• PROBLEM DESCRIPTION
Take every line containing "values" out of the records.

Stored data entries
· · · · ·
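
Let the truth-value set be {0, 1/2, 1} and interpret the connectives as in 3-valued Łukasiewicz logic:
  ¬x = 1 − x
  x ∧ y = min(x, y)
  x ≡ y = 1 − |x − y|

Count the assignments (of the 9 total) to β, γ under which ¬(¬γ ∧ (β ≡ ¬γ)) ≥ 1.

4

β = 0, γ = 0 ↦ 1  ≥
β = 0, γ = 1/2 ↦ 1/2  <
β = 0, γ = 1 ↦ 1  ≥
β = 1/2, γ = 0 ↦ 1/2  <
β = 1/2, γ = 1/2 ↦ 1/2  <
β = 1/2, γ = 1 ↦ 1  ≥
β = 1, γ = 0 ↦ 0  <
β = 1, γ = 1/2 ↦ 1/2  <
β = 1, γ = 1 ↦ 1  ≥
So 4 of the 9 assignments meet the threshold.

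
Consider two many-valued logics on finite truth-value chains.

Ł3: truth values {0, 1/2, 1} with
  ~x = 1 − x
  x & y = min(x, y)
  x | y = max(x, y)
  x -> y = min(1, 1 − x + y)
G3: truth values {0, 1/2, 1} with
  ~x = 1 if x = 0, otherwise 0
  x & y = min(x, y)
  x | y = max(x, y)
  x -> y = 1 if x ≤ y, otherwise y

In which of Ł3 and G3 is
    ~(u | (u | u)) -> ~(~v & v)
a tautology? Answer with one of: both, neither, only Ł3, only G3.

In Ł3: at u = 0, v = 1/2 the value is 1/2 — not a tautology.
In G3: every assignment gives 1 — tautology.

only G3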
· · · · ·
• RESPONSE BOX
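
Ł3: truth values {0, 1/2, 1} with
G3: truth values {0, 1/2, 1} with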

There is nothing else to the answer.